TASK TO COMPLETE: Exactly the lines from the one containing "Each program's share" through the final line of the data are to be written out again, with nothing added.

DATA UNDER STUDY:
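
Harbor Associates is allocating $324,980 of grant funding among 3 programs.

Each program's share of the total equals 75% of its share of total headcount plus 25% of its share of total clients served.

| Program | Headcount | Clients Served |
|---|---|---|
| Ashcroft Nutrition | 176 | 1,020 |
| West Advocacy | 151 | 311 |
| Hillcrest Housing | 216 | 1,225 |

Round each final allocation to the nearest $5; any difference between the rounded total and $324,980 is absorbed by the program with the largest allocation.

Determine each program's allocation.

Ashcroft Nutrition: $111,420 · West Advocacy: $77,665 · Hillcrest Housing: $135,895

Headcount total 543; clients served total 2,556.
Blended shares (75% headcount + 25% clients served): Ashcroft Nutrition 0.3429; West Advocacy 0.2390; Hillcrest Housing 0.4182.
Proportional shares: Ashcroft Nutrition 111,422.38; West Advocacy 77,664.42; Hillcrest Housing 135,893.20.
At nearest $5: Ashcroft Nutrition $111,420; West Advocacy $77,665; Hillcrest Housing $135,895. Sum = $324,980.
Sum already equals the total — no adjustment.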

SOLUTION:
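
Each program's share of the total equals 75% of its share of total headcount plus 25% of its share of total clients served.

| Program | Headcount | Clients Served |
|---|---|---|
| Ashcroft Nutrition | 176 | 1,020 |
| West Advocacy | 151 | 311 |
| Hillcrest Housing | 216 | 1,225 |

Round each final allocation to the nearest $5; any difference between the rounded total and $324,980 is absorbed by the program with the largest allocation.

Determine each program's allocation.

Ashcroft Nutrition: $111,420 · West Advocacy: $77,665 · Hillcrest Housing: $135,895

Headcount total 543; clients served total 2,556.
Blended shares (75% headcount + 25% clients served): Ashcroft Nutrition 0.3429; West Advocacy 0.2390; Hillcrest Housing 0.4182.
Proportional shares: Ashcroft Nutrition 111,422.38; West Advocacy 77,664.42; Hillcrest Housing 135,893.20.
At nearest $5: Ashcroft Nutrition $111,420; West Advocacy $77,665; Hillcrest Housing $135,895. Sum = $324,980.
Sum already equals the total — no adjustment.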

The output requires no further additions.